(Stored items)
^^^^^^^^^^^^^^^^

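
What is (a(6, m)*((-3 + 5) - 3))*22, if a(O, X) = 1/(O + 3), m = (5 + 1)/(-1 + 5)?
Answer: -22/9 ≈ -2.4444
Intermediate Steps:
m = 3/2 (m = 6/4 = 6*(¼) = 3/2 ≈ 1.5000)
a(O, X) = 1/(3 + O)
(a(6, m)*((-3 + 5) - 3))*22 = (((-3 + 5) - 3)/(3 + 6))*22 = ((2 - 3)/9)*22 = ((⅑)*(-1))*22 = -⅑*22 = -22/9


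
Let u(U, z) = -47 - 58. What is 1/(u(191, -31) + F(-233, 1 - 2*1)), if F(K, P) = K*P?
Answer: 1/128 ≈ 0.0078125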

^^^^^^^^^^^^^^^^

— TASK BRIEF —
Reproduce each entry precisely, so that nothing differs from the original.

— ANSWER SPACE —
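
What is (a(6, m)*((-3 + 5) - 3))*22, if a(O, X) = 1/(O + 3), m = (5 + 1)/(-1 + 5)?
Answer: -22/9 ≈ -2.4444
Intermediate Steps:
m = 3/2 (m = 6/4 = 6*(¼) = 3/2 ≈ 1.5000)
a(O, X) = 1/(3 + O)
(a(6, m)*((-3 + 5) - 3))*22 = (((-3 + 5) - 3)/(3 + 6))*22 = ((2 - 3)/9)*22 = ((⅑)*(-1))*22 = -⅑*22 = -22/9


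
Let u(U, z) = -47 - 58. What is 1/(u(191, -31) + F(-233, 1 - 2*1)), if F(K, P) = K*P?
Answer: 1/128 ≈ 0.0078125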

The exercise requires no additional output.